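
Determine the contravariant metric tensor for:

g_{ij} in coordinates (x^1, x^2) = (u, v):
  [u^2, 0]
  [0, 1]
The metric is diagonal, so g^{ij} is diagonal with entries 1/g_{ii}: diag(1/(u^2), 1).
g^{ij}:
  [1/u^2, 0]
  [0, 1]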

**TASK REQUIREMENTS:** Print the data again exactly.

**YOUR RESPONSE:**
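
Determine the contravariant metric tensor for:

g_{ij} in coordinates (x^1, x^2) = (u, v):
  [u^2, 0]
  [0, 1]
The metric is diagonal, so g^{ij} is diagonal with entries 1/g_{ii}: diag(1/(u^2), 1).
g^{ij}:
  [1/u^2, 0]
  [0, 1]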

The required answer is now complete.